-- Exercise input follows --

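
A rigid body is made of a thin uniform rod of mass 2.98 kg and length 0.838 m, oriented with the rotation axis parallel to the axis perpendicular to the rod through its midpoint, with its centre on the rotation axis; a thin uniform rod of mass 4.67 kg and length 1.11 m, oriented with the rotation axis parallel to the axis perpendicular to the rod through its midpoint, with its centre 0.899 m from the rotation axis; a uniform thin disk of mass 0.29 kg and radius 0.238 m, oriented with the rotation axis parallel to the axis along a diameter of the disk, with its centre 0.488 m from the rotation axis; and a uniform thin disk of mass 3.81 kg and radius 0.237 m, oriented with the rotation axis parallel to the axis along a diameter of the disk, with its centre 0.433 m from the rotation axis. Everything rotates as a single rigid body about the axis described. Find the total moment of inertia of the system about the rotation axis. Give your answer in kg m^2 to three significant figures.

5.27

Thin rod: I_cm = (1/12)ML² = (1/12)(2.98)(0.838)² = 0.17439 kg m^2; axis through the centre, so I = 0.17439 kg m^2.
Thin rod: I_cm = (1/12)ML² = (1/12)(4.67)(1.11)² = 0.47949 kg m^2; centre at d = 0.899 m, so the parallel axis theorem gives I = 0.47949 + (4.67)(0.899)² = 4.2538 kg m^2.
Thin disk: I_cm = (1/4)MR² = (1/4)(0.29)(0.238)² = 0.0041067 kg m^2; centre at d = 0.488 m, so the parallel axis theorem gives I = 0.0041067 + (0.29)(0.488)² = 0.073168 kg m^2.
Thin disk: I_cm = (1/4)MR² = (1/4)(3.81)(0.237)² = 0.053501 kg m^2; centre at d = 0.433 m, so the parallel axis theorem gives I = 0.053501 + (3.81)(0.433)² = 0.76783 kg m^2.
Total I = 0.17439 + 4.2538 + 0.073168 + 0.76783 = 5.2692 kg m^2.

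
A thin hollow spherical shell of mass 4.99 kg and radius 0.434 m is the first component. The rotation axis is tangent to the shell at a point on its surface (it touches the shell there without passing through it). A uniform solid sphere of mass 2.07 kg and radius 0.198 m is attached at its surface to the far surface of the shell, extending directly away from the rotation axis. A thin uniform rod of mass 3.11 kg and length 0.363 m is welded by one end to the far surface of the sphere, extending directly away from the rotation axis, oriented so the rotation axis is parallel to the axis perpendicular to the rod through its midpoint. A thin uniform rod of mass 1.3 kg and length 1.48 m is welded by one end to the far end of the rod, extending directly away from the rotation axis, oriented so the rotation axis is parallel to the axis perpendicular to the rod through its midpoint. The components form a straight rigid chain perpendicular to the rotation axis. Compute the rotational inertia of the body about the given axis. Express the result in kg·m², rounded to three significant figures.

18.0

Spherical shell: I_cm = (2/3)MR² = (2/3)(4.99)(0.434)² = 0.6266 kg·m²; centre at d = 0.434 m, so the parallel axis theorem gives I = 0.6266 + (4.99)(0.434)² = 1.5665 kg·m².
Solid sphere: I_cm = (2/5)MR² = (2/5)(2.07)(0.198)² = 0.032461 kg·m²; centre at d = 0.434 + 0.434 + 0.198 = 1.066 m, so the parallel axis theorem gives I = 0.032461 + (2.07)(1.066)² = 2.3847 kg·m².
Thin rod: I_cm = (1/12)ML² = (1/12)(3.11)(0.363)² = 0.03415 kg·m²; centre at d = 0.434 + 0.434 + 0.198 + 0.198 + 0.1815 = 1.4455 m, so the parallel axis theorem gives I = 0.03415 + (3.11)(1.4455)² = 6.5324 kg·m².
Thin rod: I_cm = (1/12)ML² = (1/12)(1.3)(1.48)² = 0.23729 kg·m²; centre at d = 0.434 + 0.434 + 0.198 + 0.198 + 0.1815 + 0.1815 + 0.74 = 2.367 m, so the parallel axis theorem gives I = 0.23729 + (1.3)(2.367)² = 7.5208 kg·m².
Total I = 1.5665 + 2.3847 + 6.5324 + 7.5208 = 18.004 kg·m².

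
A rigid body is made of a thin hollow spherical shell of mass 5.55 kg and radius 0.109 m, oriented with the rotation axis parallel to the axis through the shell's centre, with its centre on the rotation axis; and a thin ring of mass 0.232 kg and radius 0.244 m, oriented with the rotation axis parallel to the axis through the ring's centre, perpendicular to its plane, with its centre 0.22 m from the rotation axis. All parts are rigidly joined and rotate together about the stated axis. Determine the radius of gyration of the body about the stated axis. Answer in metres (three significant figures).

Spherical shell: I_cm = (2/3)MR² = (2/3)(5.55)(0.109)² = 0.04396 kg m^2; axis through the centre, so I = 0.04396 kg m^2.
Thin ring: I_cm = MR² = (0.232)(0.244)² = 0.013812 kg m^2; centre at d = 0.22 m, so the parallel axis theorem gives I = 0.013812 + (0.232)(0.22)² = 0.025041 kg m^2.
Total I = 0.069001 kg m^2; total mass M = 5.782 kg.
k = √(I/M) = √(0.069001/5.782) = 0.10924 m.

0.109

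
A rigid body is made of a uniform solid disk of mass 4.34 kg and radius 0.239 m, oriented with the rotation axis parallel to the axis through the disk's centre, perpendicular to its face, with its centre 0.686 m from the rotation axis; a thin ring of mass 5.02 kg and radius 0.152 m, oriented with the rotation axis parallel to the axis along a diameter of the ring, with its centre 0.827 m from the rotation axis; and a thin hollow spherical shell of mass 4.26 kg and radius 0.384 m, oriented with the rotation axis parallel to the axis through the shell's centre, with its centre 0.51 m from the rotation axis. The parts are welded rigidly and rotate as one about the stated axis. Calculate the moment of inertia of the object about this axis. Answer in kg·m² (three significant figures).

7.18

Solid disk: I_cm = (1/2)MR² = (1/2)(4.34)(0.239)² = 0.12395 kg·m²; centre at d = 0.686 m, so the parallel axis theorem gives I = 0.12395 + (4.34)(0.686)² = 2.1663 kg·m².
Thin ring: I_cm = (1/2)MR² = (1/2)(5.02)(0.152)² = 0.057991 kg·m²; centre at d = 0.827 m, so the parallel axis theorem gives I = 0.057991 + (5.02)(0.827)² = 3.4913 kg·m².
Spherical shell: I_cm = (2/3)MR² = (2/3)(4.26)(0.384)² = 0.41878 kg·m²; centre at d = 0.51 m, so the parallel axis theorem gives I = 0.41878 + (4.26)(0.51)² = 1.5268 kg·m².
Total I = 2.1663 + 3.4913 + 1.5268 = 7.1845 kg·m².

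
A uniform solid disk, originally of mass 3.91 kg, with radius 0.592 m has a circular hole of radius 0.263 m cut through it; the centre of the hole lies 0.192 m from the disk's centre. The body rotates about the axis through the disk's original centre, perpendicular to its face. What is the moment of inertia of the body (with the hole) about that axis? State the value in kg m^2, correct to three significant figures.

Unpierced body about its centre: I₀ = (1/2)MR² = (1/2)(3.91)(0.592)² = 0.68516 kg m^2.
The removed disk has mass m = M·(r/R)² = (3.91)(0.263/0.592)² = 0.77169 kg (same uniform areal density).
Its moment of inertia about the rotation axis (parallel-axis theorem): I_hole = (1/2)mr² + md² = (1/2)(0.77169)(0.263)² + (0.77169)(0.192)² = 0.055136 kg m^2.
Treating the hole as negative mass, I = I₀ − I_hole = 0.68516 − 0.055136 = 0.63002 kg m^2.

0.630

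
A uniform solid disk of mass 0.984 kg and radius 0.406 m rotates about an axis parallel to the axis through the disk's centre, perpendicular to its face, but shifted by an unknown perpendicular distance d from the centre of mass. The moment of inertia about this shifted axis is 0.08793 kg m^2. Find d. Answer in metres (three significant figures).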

-- Exercise input concluded --

> **Work instruction**
Every record is to be written out verbatim.

> **Solution to this task**
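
A rigid body is made of a thin uniform rod of mass 2.98 kg and length 0.838 m, oriented with the rotation axis parallel to the axis perpendicular to the rod through its midpoint, with its centre on the rotation axis; a thin uniform rod of mass 4.67 kg and length 1.11 m, oriented with the rotation axis parallel to the axis perpendicular to the rod through its midpoint, with its centre 0.899 m from the rotation axis; a uniform thin disk of mass 0.29 kg and radius 0.238 m, oriented with the rotation axis parallel to the axis along a diameter of the disk, with its centre 0.488 m from the rotation axis; and a uniform thin disk of mass 3.81 kg and radius 0.237 m, oriented with the rotation axis parallel to the axis along a diameter of the disk, with its centre 0.433 m from the rotation axis. Everything rotates as a single rigid body about the axis described. Find the total moment of inertia of the system about the rotation axis. Give your answer in kg m^2 to three significant figures.

5.27

Thin rod: I_cm = (1/12)ML² = (1/12)(2.98)(0.838)² = 0.17439 kg m^2; axis through the centre, so I = 0.17439 kg m^2.
Thin rod: I_cm = (1/12)ML² = (1/12)(4.67)(1.11)² = 0.47949 kg m^2; centre at d = 0.899 m, so the parallel axis theorem gives I = 0.47949 + (4.67)(0.899)² = 4.2538 kg m^2.
Thin disk: I_cm = (1/4)MR² = (1/4)(0.29)(0.238)² = 0.0041067 kg m^2; centre at d = 0.488 m, so the parallel axis theorem gives I = 0.0041067 + (0.29)(0.488)² = 0.073168 kg m^2.
Thin disk: I_cm = (1/4)MR² = (1/4)(3.81)(0.237)² = 0.053501 kg m^2; centre at d = 0.433 m, so the parallel axis theorem gives I = 0.053501 + (3.81)(0.433)² = 0.76783 kg m^2.
Total I = 0.17439 + 4.2538 + 0.073168 + 0.76783 = 5.2692 kg m^2.

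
A thin hollow spherical shell of mass 4.99 kg and radius 0.434 m is the first component. The rotation axis is tangent to the shell at a point on its surface (it touches the shell there without passing through it). A uniform solid sphere of mass 2.07 kg and radius 0.198 m is attached at its surface to the far surface of the shell, extending directly away from the rotation axis. A thin uniform rod of mass 3.11 kg and length 0.363 m is welded by one end to the far surface of the sphere, extending directly away from the rotation axis, oriented so the rotation axis is parallel to the axis perpendicular to the rod through its midpoint. A thin uniform rod of mass 1.3 kg and length 1.48 m is welded by one end to the far end of the rod, extending directly away from the rotation axis, oriented so the rotation axis is parallel to the axis perpendicular to the rod through its midpoint. The components form a straight rigid chain perpendicular to the rotation axis. Compute the rotational inertia of the body about the given axis. Express the result in kg·m², rounded to three significant figures.

18.0

Spherical shell: I_cm = (2/3)MR² = (2/3)(4.99)(0.434)² = 0.6266 kg·m²; centre at d = 0.434 m, so the parallel axis theorem gives I = 0.6266 + (4.99)(0.434)² = 1.5665 kg·m².
Solid sphere: I_cm = (2/5)MR² = (2/5)(2.07)(0.198)² = 0.032461 kg·m²; centre at d = 0.434 + 0.434 + 0.198 = 1.066 m, so the parallel axis theorem gives I = 0.032461 + (2.07)(1.066)² = 2.3847 kg·m².
Thin rod: I_cm = (1/12)ML² = (1/12)(3.11)(0.363)² = 0.03415 kg·m²; centre at d = 0.434 + 0.434 + 0.198 + 0.198 + 0.1815 = 1.4455 m, so the parallel axis theorem gives I = 0.03415 + (3.11)(1.4455)² = 6.5324 kg·m².
Thin rod: I_cm = (1/12)ML² = (1/12)(1.3)(1.48)² = 0.23729 kg·m²; centre at d = 0.434 + 0.434 + 0.198 + 0.198 + 0.1815 + 0.1815 + 0.74 = 2.367 m, so the parallel axis theorem gives I = 0.23729 + (1.3)(2.367)² = 7.5208 kg·m².
Total I = 1.5665 + 2.3847 + 6.5324 + 7.5208 = 18.004 kg·m².

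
A rigid body is made of a thin hollow spherical shell of mass 5.55 kg and radius 0.109 m, oriented with the rotation axis parallel to the axis through the shell's centre, with its centre on the rotation axis; and a thin ring of mass 0.232 kg and radius 0.244 m, oriented with the rotation axis parallel to the axis through the ring's centre, perpendicular to its plane, with its centre 0.22 m from the rotation axis. All parts are rigidly joined and rotate together about the stated axis. Determine the radius of gyration of the body about the stated axis. Answer in metres (three significant figures).

Spherical shell: I_cm = (2/3)MR² = (2/3)(5.55)(0.109)² = 0.04396 kg m^2; axis through the centre, so I = 0.04396 kg m^2.
Thin ring: I_cm = MR² = (0.232)(0.244)² = 0.013812 kg m^2; centre at d = 0.22 m, so the parallel axis theorem gives I = 0.013812 + (0.232)(0.22)² = 0.025041 kg m^2.
Total I = 0.069001 kg m^2; total mass M = 5.782 kg.
k = √(I/M) = √(0.069001/5.782) = 0.10924 m.

0.109

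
A rigid body is made of a uniform solid disk of mass 4.34 kg and radius 0.239 m, oriented with the rotation axis parallel to the axis through the disk's centre, perpendicular to its face, with its centre 0.686 m from the rotation axis; a thin ring of mass 5.02 kg and radius 0.152 m, oriented with the rotation axis parallel to the axis along a diameter of the ring, with its centre 0.827 m from the rotation axis; and a thin hollow spherical shell of mass 4.26 kg and radius 0.384 m, oriented with the rotation axis parallel to the axis through the shell's centre, with its centre 0.51 m from the rotation axis. The parts are welded rigidly and rotate as one about the stated axis. Calculate the moment of inertia of the object about this axis. Answer in kg·m² (three significant figures).

7.18

Solid disk: I_cm = (1/2)MR² = (1/2)(4.34)(0.239)² = 0.12395 kg·m²; centre at d = 0.686 m, so the parallel axis theorem gives I = 0.12395 + (4.34)(0.686)² = 2.1663 kg·m².
Thin ring: I_cm = (1/2)MR² = (1/2)(5.02)(0.152)² = 0.057991 kg·m²; centre at d = 0.827 m, so the parallel axis theorem gives I = 0.057991 + (5.02)(0.827)² = 3.4913 kg·m².
Spherical shell: I_cm = (2/3)MR² = (2/3)(4.26)(0.384)² = 0.41878 kg·m²; centre at d = 0.51 m, so the parallel axis theorem gives I = 0.41878 + (4.26)(0.51)² = 1.5268 kg·m².
Total I = 2.1663 + 3.4913 + 1.5268 = 7.1845 kg·m².

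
A uniform solid disk, originally of mass 3.91 kg, with radius 0.592 m has a circular hole of radius 0.263 m cut through it; the centre of the hole lies 0.192 m from the disk's centre. The body rotates about the axis through the disk's original centre, perpendicular to its face. What is the moment of inertia of the body (with the hole) about that axis? State the value in kg m^2, correct to three significant figures.

Unpierced body about its centre: I₀ = (1/2)MR² = (1/2)(3.91)(0.592)² = 0.68516 kg m^2.
The removed disk has mass m = M·(r/R)² = (3.91)(0.263/0.592)² = 0.77169 kg (same uniform areal density).
Its moment of inertia about the rotation axis (parallel-axis theorem): I_hole = (1/2)mr² + md² = (1/2)(0.77169)(0.263)² + (0.77169)(0.192)² = 0.055136 kg m^2.
Treating the hole as negative mass, I = I₀ − I_hole = 0.68516 − 0.055136 = 0.63002 kg m^2.

0.630

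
A uniform solid disk of mass 0.984 kg and radius 0.406 m rotates about an axis parallel to the axis through the disk's centre, perpendicular to its face, but shifted by an unknown perpendicular distance d from the centre of mass. The moment of inertia about this shifted axis is 0.08793 kg m^2. Find d. Answer in metres (three significant figures).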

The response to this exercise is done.